(Collected data entries)

# # # # #

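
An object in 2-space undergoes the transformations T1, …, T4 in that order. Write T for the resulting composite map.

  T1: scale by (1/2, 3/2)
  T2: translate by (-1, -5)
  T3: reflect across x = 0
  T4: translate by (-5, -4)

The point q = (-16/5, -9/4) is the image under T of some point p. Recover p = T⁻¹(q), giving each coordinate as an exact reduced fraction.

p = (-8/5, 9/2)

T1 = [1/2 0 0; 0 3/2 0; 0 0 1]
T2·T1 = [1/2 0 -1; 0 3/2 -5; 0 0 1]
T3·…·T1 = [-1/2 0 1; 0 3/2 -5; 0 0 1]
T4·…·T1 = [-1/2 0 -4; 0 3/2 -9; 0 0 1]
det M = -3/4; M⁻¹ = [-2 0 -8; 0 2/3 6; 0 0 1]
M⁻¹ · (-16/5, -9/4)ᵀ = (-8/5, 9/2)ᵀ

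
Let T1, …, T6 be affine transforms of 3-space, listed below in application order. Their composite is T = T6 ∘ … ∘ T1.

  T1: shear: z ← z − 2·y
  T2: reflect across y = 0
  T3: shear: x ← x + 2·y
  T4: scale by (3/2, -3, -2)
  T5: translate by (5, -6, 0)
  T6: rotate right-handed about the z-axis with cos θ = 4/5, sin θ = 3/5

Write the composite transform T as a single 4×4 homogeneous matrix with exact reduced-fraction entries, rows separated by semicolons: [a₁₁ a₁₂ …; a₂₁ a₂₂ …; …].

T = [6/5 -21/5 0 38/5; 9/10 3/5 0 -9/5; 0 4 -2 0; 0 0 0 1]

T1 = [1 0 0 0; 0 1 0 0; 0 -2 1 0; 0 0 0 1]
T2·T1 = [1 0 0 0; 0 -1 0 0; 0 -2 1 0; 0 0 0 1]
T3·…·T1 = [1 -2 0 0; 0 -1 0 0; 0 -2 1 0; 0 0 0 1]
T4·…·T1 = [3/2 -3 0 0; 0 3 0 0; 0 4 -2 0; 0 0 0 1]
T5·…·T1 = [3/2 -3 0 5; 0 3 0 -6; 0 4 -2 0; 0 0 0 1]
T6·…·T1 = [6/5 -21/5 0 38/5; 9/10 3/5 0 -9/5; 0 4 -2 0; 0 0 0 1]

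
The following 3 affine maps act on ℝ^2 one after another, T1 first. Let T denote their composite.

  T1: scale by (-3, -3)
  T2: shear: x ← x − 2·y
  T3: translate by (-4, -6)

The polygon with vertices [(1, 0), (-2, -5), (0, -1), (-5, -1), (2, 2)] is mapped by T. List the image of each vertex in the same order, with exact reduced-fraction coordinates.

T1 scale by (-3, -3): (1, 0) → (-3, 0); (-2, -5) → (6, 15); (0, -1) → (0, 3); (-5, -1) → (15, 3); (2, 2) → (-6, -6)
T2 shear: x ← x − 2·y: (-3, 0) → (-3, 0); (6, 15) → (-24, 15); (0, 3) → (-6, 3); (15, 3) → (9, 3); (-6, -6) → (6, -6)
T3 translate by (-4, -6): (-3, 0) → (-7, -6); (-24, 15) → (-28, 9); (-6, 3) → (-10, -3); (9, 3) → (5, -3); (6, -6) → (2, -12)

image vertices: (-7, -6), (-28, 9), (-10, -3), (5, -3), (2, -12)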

# # # # #

→ **EXERCISE BRIEF**
Starting with the line that contains "Let T1, …, T6", return each line through the last one of the data above, exactly as written and nothing more.

→ **EXERCISE OUTPUT**
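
Let T1, …, T6 be affine transforms of 3-space, listed below in application order. Their composite is T = T6 ∘ … ∘ T1.

  T1: shear: z ← z − 2·y
  T2: reflect across y = 0
  T3: shear: x ← x + 2·y
  T4: scale by (3/2, -3, -2)
  T5: translate by (5, -6, 0)
  T6: rotate right-handed about the z-axis with cos θ = 4/5, sin θ = 3/5

Write the composite transform T as a single 4×4 homogeneous matrix with exact reduced-fraction entries, rows separated by semicolons: [a₁₁ a₁₂ …; a₂₁ a₂₂ …; …].

T = [6/5 -21/5 0 38/5; 9/10 3/5 0 -9/5; 0 4 -2 0; 0 0 0 1]

T1 = [1 0 0 0; 0 1 0 0; 0 -2 1 0; 0 0 0 1]
T2·T1 = [1 0 0 0; 0 -1 0 0; 0 -2 1 0; 0 0 0 1]
T3·…·T1 = [1 -2 0 0; 0 -1 0 0; 0 -2 1 0; 0 0 0 1]
T4·…·T1 = [3/2 -3 0 0; 0 3 0 0; 0 4 -2 0; 0 0 0 1]
T5·…·T1 = [3/2 -3 0 5; 0 3 0 -6; 0 4 -2 0; 0 0 0 1]
T6·…·T1 = [6/5 -21/5 0 38/5; 9/10 3/5 0 -9/5; 0 4 -2 0; 0 0 0 1]

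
The following 3 affine maps act on ℝ^2 one after another, T1 first. Let T denote their composite.

  T1: scale by (-3, -3)
  T2: shear: x ← x − 2·y
  T3: translate by (-4, -6)

The polygon with vertices [(1, 0), (-2, -5), (0, -1), (-5, -1), (2, 2)] is mapped by T. List the image of each vertex in the same order, with exact reduced-fraction coordinates.

T1 scale by (-3, -3): (1, 0) → (-3, 0); (-2, -5) → (6, 15); (0, -1) → (0, 3); (-5, -1) → (15, 3); (2, 2) → (-6, -6)
T2 shear: x ← x − 2·y: (-3, 0) → (-3, 0); (6, 15) → (-24, 15); (0, 3) → (-6, 3); (15, 3) → (9, 3); (-6, -6) → (6, -6)
T3 translate by (-4, -6): (-3, 0) → (-7, -6); (-24, 15) → (-28, 9); (-6, 3) → (-10, -3); (9, 3) → (5, -3); (6, -6) → (2, -12)

image vertices: (-7, -6), (-28, 9), (-10, -3), (5, -3), (2, -12)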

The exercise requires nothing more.